INSTRUCTIONS TO FOLLOW –
Would you please copy each line below that includes the string "respondents"?

Source records –
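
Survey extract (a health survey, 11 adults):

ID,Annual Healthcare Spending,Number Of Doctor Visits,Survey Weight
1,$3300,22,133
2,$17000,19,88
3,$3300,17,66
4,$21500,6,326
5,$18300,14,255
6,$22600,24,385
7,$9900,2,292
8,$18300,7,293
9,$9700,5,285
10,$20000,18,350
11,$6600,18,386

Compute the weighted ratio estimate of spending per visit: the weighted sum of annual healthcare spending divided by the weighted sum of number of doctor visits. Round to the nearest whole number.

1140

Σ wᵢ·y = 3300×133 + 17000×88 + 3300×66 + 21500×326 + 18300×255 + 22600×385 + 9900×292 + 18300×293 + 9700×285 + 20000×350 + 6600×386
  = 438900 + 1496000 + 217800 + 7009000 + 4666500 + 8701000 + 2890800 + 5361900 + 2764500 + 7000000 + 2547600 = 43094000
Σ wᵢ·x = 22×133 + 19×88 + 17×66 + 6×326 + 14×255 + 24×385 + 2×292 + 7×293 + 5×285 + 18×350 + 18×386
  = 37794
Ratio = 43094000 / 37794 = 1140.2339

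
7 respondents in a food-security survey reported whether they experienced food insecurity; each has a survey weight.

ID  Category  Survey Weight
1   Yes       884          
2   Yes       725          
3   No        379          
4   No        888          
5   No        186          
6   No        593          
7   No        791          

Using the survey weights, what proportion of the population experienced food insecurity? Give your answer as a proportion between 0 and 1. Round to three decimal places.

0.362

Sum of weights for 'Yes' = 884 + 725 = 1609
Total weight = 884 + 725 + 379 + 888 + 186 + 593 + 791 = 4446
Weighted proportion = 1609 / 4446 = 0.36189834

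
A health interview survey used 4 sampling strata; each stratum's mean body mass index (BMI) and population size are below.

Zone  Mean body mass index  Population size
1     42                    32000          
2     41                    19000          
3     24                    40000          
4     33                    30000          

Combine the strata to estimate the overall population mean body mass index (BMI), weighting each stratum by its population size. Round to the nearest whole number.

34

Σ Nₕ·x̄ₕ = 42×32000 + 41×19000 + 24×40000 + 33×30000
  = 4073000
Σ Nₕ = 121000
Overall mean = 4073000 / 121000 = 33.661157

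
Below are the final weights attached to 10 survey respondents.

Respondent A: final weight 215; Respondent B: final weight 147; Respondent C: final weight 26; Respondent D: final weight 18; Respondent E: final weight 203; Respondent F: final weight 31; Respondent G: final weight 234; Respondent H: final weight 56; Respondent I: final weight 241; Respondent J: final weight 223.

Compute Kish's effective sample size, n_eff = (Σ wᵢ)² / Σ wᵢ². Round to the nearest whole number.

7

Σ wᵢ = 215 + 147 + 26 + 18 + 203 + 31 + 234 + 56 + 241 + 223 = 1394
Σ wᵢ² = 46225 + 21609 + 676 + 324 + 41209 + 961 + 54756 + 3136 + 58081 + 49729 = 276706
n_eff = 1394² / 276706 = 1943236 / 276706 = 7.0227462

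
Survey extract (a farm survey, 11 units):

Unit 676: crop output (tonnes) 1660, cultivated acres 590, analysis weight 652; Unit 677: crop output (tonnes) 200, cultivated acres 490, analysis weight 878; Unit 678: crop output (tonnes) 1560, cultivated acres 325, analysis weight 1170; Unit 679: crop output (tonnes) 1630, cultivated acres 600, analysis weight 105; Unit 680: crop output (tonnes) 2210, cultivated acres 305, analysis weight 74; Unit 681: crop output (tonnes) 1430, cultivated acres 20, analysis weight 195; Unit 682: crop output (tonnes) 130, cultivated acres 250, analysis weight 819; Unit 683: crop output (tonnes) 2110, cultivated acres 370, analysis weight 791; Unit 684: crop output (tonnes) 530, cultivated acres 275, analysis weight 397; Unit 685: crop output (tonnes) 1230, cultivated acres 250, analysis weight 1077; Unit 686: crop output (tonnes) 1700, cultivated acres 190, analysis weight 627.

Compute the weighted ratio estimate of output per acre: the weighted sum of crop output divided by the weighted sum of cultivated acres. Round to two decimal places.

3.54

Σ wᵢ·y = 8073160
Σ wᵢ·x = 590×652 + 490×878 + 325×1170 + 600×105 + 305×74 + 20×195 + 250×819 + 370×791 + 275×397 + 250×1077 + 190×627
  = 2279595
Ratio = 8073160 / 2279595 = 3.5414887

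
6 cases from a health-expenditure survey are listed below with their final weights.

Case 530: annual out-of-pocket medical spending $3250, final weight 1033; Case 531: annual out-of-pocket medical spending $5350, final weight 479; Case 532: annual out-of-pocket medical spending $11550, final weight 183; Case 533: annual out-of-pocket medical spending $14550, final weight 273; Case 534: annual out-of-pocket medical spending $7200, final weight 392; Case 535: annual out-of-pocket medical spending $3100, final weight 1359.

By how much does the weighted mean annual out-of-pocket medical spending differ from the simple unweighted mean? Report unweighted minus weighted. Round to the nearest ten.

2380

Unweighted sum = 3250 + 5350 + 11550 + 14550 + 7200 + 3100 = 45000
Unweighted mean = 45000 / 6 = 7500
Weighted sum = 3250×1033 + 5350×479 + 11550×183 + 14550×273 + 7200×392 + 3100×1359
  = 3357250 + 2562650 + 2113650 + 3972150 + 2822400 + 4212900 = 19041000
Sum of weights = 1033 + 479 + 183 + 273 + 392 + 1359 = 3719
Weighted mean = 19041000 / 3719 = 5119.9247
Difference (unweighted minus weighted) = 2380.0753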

--

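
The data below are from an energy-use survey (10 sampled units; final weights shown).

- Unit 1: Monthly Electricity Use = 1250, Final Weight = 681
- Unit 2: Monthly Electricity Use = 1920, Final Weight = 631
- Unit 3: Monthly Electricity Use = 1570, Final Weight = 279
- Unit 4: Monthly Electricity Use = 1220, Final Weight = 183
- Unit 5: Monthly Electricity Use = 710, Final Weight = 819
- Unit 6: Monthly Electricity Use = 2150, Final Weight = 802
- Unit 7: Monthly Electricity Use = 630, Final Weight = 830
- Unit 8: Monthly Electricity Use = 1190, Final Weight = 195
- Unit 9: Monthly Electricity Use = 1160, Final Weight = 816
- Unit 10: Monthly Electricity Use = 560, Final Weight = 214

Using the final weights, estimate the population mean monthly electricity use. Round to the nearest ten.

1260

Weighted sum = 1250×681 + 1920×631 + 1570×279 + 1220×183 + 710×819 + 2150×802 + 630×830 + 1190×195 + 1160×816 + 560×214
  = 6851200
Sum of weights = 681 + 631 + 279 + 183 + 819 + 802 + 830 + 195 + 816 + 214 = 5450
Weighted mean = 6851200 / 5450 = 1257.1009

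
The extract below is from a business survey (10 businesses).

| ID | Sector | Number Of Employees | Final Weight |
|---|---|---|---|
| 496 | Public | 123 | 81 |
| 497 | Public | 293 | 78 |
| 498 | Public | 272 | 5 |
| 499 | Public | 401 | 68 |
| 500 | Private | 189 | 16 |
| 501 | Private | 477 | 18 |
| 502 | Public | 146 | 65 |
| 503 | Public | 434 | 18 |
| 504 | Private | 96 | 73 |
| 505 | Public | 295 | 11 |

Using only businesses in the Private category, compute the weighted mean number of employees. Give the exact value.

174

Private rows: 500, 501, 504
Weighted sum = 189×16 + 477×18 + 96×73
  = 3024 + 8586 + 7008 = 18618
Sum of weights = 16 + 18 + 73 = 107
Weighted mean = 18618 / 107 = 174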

YOUR SOLUTION –
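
7 respondents in a food-security survey reported whether they experienced food insecurity; each has a survey weight.
Below are the final weights attached to 10 survey respondents.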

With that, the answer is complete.